◆ WHAT THE TASK REQUIRES
Write out the material below exactly, with no line missing.

DATA TO PROCESS Block Start

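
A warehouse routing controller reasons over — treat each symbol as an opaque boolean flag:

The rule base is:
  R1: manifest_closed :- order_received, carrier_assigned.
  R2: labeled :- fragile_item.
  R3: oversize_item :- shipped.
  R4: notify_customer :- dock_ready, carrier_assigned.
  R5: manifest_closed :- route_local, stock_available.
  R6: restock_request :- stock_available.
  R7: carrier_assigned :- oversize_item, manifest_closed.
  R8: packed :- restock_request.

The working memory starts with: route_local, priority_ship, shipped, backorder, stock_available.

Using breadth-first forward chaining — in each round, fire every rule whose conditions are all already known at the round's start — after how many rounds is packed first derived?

Round 1: R3 [oversize_item :- shipped.]; R5 [manifest_closed :- route_local, stock_available.]; R6 [restock_request :- stock_available.]. New: oversize_item, manifest_closed, restock_request.
Round 2: R7 [carrier_assigned :- oversize_item, manifest_closed.]; R8 [packed :- restock_request.]. New: carrier_assigned, packed.
packed first appears in round 2.

2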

DATA TO PROCESS Block End

◆ YOUR SOLUTION
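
A warehouse routing controller reasons over — treat each symbol as an opaque boolean flag:

The rule base is:
  R1: manifest_closed :- order_received, carrier_assigned.
  R2: labeled :- fragile_item.
  R3: oversize_item :- shipped.
  R4: notify_customer :- dock_ready, carrier_assigned.
  R5: manifest_closed :- route_local, stock_available.
  R6: restock_request :- stock_available.
  R7: carrier_assigned :- oversize_item, manifest_closed.
  R8: packed :- restock_request.

The working memory starts with: route_local, priority_ship, shipped, backorder, stock_available.

Using breadth-first forward chaining — in each round, fire every rule whose conditions are all already known at the round's start — after how many rounds is packed first derived?

Round 1: R3 [oversize_item :- shipped.]; R5 [manifest_closed :- route_local, stock_available.]; R6 [restock_request :- stock_available.]. New: oversize_item, manifest_closed, restock_request.
Round 2: R7 [carrier_assigned :- oversize_item, manifest_closed.]; R8 [packed :- restock_request.]. New: carrier_assigned, packed.
packed first appears in round 2.

2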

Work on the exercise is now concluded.